*** Extracted information ***
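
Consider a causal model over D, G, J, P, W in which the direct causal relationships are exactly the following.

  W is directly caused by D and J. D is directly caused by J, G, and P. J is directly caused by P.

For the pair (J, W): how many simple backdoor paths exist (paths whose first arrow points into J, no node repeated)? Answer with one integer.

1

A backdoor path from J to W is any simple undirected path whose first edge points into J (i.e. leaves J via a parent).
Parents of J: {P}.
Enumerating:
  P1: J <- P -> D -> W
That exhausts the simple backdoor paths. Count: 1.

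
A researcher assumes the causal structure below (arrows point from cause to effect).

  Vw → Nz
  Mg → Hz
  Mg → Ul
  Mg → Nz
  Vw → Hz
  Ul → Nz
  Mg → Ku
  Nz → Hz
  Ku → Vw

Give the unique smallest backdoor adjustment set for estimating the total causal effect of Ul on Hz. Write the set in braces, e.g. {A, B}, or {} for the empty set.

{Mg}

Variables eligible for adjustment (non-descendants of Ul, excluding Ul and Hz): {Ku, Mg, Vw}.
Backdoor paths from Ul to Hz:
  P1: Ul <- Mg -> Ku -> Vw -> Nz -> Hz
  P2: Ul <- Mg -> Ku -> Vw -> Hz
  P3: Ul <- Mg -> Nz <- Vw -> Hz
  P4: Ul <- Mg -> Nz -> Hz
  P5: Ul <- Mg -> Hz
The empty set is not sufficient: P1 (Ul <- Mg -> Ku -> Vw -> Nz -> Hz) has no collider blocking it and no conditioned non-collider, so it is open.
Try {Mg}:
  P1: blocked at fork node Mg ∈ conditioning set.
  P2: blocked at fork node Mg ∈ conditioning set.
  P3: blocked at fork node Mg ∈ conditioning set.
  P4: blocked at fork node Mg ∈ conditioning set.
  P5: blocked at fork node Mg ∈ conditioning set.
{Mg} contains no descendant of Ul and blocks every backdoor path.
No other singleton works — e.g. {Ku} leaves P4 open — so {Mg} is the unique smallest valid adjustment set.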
***
*** Extracted information ***
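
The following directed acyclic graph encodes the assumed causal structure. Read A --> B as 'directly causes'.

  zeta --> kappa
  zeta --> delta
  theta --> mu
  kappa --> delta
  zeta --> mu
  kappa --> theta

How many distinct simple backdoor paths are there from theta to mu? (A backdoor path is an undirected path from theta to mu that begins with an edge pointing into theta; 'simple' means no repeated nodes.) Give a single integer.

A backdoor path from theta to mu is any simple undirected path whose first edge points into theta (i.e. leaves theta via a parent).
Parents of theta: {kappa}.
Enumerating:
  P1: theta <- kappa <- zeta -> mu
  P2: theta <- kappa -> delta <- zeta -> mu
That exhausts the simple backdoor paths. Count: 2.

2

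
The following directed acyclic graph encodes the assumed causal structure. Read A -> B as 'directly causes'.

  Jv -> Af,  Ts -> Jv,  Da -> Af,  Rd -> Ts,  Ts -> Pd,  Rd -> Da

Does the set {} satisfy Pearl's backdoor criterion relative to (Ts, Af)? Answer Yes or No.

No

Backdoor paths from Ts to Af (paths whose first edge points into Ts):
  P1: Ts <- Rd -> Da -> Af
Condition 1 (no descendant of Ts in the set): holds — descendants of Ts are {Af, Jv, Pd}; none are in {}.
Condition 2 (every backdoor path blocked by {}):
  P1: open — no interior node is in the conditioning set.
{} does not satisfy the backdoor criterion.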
***
*** Extracted information ***
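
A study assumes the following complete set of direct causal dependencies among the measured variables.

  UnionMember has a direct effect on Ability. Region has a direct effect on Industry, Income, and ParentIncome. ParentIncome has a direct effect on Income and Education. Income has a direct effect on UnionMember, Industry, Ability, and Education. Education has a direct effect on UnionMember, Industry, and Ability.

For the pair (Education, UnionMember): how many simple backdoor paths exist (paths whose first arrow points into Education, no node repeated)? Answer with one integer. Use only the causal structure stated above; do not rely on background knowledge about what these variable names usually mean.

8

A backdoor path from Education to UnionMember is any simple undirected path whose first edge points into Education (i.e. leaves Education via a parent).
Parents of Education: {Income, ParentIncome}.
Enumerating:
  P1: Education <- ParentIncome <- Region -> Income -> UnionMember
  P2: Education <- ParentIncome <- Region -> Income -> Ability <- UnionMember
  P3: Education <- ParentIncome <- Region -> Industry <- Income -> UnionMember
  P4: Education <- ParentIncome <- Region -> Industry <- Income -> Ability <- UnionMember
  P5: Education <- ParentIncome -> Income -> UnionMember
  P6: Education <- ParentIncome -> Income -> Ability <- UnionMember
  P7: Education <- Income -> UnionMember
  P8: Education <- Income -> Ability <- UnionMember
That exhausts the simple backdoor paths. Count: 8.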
***
When a line in the records above holds "Read", that line is to be reported.

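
The following directed acyclic graph encodes the assumed causal structure. Read A --> B as 'directly causes'.
The following directed acyclic graph encodes the assumed causal structure. Read A -> B as 'directly causes'.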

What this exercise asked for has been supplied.